The entries that follow include a run beginning at the line with "Normalize the quantum state 4|000⟩" and ending at the line with "State: (1/2 + (1/2)i)|001⟩ + (1/√2)i|101⟩"; restate that run word for word and leave the rest out.

(Dataset excerpts)
§ §
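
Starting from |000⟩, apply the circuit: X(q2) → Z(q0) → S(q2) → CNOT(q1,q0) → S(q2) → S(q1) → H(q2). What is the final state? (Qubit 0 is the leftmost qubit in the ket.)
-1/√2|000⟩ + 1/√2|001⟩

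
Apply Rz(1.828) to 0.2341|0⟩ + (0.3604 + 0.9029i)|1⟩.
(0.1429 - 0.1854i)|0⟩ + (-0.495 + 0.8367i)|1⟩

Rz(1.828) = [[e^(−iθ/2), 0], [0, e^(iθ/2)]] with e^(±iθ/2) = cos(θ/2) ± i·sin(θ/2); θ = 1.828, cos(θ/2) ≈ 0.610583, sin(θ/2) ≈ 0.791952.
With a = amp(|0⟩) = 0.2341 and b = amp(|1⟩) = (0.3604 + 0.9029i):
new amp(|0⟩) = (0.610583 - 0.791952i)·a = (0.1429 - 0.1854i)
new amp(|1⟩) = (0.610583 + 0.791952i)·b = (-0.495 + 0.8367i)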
§ §
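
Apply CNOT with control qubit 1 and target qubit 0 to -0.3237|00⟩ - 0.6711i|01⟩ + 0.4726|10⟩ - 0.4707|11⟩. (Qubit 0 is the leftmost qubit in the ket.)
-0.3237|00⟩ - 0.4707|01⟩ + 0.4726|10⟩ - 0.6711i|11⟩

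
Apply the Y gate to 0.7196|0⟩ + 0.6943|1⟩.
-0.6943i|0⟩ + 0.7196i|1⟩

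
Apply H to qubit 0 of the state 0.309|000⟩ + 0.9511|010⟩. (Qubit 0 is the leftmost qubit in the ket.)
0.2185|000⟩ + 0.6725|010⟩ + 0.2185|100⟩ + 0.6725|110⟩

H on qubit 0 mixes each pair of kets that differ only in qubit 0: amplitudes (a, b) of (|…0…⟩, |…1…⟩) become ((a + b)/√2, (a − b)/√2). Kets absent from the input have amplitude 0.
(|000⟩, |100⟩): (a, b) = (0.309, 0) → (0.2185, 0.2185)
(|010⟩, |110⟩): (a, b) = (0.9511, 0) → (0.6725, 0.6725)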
§ §
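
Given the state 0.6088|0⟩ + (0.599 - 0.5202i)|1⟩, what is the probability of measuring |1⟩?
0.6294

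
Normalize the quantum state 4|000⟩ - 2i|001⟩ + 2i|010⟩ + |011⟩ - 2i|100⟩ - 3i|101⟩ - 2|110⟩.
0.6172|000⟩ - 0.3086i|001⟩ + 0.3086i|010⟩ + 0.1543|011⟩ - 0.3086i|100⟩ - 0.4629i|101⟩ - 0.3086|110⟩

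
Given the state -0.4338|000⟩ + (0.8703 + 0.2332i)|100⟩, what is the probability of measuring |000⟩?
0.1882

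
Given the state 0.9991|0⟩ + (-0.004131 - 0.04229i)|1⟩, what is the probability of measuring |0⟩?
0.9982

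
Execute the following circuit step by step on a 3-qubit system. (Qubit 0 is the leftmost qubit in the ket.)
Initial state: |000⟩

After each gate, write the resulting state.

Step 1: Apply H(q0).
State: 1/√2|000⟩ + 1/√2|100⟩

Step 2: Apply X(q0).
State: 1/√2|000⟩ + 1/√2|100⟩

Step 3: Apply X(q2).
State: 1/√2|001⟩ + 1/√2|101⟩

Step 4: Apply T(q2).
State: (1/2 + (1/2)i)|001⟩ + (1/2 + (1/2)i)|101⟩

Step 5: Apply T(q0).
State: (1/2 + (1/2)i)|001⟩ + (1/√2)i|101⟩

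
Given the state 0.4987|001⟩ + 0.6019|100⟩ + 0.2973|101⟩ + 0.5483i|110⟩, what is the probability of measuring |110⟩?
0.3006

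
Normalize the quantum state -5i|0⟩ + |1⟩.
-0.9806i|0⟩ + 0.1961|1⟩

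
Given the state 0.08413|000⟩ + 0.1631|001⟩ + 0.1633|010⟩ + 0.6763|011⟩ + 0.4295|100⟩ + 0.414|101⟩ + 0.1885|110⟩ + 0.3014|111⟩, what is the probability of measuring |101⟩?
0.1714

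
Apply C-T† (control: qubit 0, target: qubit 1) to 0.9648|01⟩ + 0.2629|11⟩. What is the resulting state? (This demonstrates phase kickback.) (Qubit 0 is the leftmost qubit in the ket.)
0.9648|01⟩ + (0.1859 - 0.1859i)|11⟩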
§ §
■ **RESPONSE TO THE EXERCISE**:
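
Normalize the quantum state 4|000⟩ - 2i|001⟩ + 2i|010⟩ + |011⟩ - 2i|100⟩ - 3i|101⟩ - 2|110⟩.
0.6172|000⟩ - 0.3086i|001⟩ + 0.3086i|010⟩ + 0.1543|011⟩ - 0.3086i|100⟩ - 0.4629i|101⟩ - 0.3086|110⟩

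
Given the state -0.4338|000⟩ + (0.8703 + 0.2332i)|100⟩, what is the probability of measuring |000⟩?
0.1882

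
Given the state 0.9991|0⟩ + (-0.004131 - 0.04229i)|1⟩, what is the probability of measuring |0⟩?
0.9982

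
Execute the following circuit step by step on a 3-qubit system. (Qubit 0 is the leftmost qubit in the ket.)
Initial state: |000⟩

After each gate, write the resulting state.

Step 1: Apply H(q0).
State: 1/√2|000⟩ + 1/√2|100⟩

Step 2: Apply X(q0).
State: 1/√2|000⟩ + 1/√2|100⟩

Step 3: Apply X(q2).
State: 1/√2|001⟩ + 1/√2|101⟩

Step 4: Apply T(q2).
State: (1/2 + (1/2)i)|001⟩ + (1/2 + (1/2)i)|101⟩

Step 5: Apply T(q0).
State: (1/2 + (1/2)i)|001⟩ + (1/√2)i|101⟩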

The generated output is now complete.